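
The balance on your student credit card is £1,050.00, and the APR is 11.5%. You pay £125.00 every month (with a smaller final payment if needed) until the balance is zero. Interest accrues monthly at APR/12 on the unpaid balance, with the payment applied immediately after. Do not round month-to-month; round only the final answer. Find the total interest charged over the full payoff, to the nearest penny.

£50.01

Monthly rate r = 11.5%/12 = 0.958333% = 0.00958333.
Payoff takes n = ⌈−ln(1 − rB₀/P)/ln(1+r)⌉ = ⌈8.799⌉ = 9 payments; the last is £100.01.
Total paid = 8·£125.00 + £100.01 = £1,100.01.
Total interest = total paid − principal = £1,100.01 − £1,050.00 = £50.01.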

* **What needs to be done**
Please make an exact copy of the entries, down to the last character.

* **Output for this task**
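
The balance on your student credit card is £1,050.00, and the APR is 11.5%. You pay £125.00 every month (with a smaller final payment if needed) until the balance is zero. Interest accrues monthly at APR/12 on the unpaid balance, with the payment applied immediately after. Do not round month-to-month; round only the final answer. Find the total interest charged over the full payoff, to the nearest penny.

£50.01

Monthly rate r = 11.5%/12 = 0.958333% = 0.00958333.
Payoff takes n = ⌈−ln(1 − rB₀/P)/ln(1+r)⌉ = ⌈8.799⌉ = 9 payments; the last is £100.01.
Total paid = 8·£125.00 + £100.01 = £1,100.01.
Total interest = total paid − principal = £1,100.01 − £1,050.00 = £50.01.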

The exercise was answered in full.